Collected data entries
───
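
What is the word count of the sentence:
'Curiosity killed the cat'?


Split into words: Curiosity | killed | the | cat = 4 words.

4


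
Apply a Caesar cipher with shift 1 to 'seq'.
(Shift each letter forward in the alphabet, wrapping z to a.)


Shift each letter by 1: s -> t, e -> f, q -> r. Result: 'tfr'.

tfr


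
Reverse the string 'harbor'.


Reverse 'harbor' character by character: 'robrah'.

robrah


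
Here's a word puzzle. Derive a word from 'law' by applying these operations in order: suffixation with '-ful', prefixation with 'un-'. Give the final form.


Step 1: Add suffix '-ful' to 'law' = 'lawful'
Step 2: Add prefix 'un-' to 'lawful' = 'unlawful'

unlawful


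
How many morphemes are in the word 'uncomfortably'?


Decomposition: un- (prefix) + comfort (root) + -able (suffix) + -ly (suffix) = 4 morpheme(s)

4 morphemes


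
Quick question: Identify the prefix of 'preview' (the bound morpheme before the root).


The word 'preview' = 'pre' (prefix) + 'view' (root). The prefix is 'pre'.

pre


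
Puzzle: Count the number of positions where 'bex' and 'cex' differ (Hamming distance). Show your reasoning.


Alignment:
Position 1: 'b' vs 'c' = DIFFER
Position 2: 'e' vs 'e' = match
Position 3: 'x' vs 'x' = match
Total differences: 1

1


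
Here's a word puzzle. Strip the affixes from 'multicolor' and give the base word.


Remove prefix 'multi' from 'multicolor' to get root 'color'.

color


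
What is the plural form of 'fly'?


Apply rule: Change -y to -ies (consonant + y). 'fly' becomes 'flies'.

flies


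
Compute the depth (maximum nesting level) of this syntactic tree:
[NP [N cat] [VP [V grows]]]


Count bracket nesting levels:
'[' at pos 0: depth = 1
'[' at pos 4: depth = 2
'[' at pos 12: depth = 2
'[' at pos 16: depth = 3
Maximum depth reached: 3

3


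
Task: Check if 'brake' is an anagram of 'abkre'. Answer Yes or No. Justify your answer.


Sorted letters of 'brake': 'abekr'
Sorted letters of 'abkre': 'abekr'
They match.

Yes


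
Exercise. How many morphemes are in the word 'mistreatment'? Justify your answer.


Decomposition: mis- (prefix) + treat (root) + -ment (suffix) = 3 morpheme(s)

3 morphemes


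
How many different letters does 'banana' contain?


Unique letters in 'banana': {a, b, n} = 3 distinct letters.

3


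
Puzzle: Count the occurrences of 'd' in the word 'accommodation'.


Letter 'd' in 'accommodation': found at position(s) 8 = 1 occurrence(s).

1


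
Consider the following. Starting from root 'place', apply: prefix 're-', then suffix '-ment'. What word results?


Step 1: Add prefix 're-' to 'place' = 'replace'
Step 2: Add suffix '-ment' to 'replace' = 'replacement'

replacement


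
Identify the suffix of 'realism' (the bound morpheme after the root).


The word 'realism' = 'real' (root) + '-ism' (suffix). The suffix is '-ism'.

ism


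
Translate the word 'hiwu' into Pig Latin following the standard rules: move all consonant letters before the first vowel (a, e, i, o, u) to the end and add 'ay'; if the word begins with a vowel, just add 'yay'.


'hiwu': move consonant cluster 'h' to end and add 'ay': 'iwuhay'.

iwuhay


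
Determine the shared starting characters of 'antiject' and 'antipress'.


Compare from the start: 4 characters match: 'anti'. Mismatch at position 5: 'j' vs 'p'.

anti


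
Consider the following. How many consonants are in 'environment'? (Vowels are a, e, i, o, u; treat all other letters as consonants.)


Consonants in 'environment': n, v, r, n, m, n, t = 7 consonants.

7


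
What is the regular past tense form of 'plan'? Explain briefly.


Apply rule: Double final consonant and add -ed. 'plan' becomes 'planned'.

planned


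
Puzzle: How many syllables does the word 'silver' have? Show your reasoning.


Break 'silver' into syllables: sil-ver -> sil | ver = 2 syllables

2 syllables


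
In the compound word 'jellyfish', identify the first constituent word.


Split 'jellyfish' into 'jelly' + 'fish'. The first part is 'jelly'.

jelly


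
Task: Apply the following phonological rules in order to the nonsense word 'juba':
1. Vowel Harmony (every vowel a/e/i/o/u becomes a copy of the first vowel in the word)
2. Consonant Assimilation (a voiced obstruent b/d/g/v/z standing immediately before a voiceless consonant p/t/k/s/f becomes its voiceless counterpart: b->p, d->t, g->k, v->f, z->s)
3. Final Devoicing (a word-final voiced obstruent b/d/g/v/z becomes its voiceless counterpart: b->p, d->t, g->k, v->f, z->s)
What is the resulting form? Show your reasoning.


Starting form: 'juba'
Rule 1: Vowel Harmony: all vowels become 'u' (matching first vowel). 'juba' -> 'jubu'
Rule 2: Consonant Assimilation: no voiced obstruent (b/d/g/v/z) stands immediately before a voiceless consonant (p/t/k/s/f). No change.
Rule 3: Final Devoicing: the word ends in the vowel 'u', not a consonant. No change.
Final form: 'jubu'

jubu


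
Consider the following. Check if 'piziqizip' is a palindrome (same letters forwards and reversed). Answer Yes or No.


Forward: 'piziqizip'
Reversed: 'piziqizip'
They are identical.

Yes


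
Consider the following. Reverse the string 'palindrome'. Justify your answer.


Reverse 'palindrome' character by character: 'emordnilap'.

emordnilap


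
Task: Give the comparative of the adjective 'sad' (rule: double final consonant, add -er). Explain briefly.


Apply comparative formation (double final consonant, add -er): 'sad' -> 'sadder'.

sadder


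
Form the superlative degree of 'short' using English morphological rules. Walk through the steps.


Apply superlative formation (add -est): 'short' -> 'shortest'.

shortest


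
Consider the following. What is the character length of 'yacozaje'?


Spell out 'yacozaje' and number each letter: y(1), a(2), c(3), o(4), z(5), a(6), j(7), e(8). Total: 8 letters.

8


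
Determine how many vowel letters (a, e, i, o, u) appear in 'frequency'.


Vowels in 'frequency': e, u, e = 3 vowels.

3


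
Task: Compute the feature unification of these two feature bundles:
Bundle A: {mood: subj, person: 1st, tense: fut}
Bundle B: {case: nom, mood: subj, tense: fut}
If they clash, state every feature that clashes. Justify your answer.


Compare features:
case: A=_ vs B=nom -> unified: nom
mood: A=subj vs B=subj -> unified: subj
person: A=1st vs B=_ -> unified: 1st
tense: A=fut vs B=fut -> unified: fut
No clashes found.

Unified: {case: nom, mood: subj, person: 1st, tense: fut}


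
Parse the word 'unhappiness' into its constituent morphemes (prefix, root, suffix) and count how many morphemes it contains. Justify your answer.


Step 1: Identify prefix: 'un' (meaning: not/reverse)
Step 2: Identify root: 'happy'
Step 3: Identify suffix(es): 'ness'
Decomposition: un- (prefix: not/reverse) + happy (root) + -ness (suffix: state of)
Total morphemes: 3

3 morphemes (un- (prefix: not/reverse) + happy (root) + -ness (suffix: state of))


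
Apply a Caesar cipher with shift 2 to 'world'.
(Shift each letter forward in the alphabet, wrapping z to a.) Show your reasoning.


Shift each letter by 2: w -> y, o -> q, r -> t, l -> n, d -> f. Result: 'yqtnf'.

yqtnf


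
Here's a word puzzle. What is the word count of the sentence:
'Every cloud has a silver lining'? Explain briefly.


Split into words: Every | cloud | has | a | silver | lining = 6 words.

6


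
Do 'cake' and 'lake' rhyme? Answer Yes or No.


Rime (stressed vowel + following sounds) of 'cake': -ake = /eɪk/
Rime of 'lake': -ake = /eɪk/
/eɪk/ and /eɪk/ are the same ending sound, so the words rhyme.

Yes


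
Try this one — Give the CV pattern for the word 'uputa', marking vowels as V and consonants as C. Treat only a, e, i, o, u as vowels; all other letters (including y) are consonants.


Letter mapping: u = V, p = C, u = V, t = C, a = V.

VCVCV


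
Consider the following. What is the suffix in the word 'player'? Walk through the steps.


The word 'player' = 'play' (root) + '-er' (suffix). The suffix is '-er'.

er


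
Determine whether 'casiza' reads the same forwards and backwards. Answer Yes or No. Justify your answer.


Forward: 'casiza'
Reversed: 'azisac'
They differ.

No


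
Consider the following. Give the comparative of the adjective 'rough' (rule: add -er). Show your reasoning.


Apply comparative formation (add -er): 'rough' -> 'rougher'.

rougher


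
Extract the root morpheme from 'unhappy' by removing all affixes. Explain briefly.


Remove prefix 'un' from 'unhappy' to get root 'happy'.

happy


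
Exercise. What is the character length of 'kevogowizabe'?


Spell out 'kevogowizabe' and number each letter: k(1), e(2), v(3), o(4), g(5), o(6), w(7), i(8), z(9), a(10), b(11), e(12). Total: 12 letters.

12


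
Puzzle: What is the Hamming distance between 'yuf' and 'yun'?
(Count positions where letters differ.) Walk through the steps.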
───
▸ Activity:
Looking at the records above, return exactly the lines from the line with "Puzzle: Count the number" to the line with "Compute the depth", both ends included.

▸ Written reply:
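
Puzzle: Count the number of positions where 'bex' and 'cex' differ (Hamming distance). Show your reasoning.


Alignment:
Position 1: 'b' vs 'c' = DIFFER
Position 2: 'e' vs 'e' = match
Position 3: 'x' vs 'x' = match
Total differences: 1

1


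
Here's a word puzzle. Strip the affixes from 'multicolor' and give the base word.


Remove prefix 'multi' from 'multicolor' to get root 'color'.

color


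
What is the plural form of 'fly'?


Apply rule: Change -y to -ies (consonant + y). 'fly' becomes 'flies'.

flies


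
Compute the depth (maximum nesting level) of this syntactic tree: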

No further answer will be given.